→ **Task instructions**
The data below is to be returned in full and exactly.

→ **Source data**

++++++++++

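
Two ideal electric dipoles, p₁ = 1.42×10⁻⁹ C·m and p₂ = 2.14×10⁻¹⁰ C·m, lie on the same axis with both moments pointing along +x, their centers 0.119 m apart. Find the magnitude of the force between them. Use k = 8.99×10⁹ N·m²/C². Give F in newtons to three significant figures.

On-axis field of dipole 1 at distance r: E = 2kp₁/r³. Force on dipole 2 is F = p₂·dE/dr (gradient along axis).
dE/dr = −6kp₁/r⁴, so |F| = 6kp₁p₂/r⁴ (attractive for aligned moments).
F = 6(8.99×10⁹)(1.42×10⁻⁹)(2.14×10⁻¹⁰)/(0.119)⁴ = 8.174×10⁻⁵ N.

F ≈ 8.17×10⁻⁵ N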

++++++++++

→ **Result**
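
Two ideal electric dipoles, p₁ = 1.42×10⁻⁹ C·m and p₂ = 2.14×10⁻¹⁰ C·m, lie on the same axis with both moments pointing along +x, their centers 0.119 m apart. Find the magnitude of the force between them. Use k = 8.99×10⁹ N·m²/C². Give F in newtons to three significant figures.

On-axis field of dipole 1 at distance r: E = 2kp₁/r³. Force on dipole 2 is F = p₂·dE/dr (gradient along axis).
dE/dr = −6kp₁/r⁴, so |F| = 6kp₁p₂/r⁴ (attractive for aligned moments).
F = 6(8.99×10⁹)(1.42×10⁻⁹)(2.14×10⁻¹⁰)/(0.119)⁴ = 8.174×10⁻⁵ N.

F ≈ 8.17×10⁻⁵ N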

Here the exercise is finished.